=== Data to use ===
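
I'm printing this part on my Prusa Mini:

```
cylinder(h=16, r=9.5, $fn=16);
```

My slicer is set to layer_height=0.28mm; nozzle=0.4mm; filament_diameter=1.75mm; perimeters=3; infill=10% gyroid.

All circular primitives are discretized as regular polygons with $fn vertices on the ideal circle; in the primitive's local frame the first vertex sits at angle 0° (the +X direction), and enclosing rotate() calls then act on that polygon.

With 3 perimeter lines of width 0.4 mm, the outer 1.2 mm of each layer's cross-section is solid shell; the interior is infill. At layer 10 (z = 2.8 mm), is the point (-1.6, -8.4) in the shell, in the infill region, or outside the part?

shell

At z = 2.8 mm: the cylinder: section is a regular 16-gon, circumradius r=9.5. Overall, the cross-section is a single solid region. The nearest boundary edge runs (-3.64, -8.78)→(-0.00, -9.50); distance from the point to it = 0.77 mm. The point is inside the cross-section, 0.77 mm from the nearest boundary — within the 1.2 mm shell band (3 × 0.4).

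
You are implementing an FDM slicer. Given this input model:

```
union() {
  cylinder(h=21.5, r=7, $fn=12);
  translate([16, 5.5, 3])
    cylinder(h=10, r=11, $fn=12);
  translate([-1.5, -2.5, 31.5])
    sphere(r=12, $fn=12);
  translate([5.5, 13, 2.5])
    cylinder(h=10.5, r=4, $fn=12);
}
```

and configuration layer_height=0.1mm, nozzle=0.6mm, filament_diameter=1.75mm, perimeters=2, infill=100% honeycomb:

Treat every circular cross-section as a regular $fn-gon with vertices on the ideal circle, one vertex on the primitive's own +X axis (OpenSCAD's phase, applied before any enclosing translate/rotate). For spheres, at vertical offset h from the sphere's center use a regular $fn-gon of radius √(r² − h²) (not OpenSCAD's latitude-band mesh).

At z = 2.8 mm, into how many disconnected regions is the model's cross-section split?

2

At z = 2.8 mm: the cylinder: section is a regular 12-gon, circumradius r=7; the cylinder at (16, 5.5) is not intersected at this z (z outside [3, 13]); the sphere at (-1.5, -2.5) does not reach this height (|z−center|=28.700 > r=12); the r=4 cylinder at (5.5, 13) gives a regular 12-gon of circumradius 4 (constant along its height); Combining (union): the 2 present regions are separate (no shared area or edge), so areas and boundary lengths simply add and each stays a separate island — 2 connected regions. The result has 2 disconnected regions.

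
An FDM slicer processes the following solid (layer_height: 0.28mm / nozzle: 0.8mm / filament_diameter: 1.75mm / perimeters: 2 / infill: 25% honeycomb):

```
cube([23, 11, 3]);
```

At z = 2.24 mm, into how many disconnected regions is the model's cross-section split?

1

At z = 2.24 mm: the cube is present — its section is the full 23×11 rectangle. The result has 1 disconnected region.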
===
__Instructions for the task__
The required output is each line of the entries that contains the word "slicer".

__Output__
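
My slicer is set to layer_height=0.28mm; nozzle=0.4mm; filament_diameter=1.75mm; perimeters=3; infill=10% gyroid.
You are implementing an FDM slicer. Given this input model:
An FDM slicer processes the following solid (layer_height: 0.28mm / nozzle: 0.8mm / filament_diameter: 1.75mm / perimeters: 2 / infill: 25% honeycomb):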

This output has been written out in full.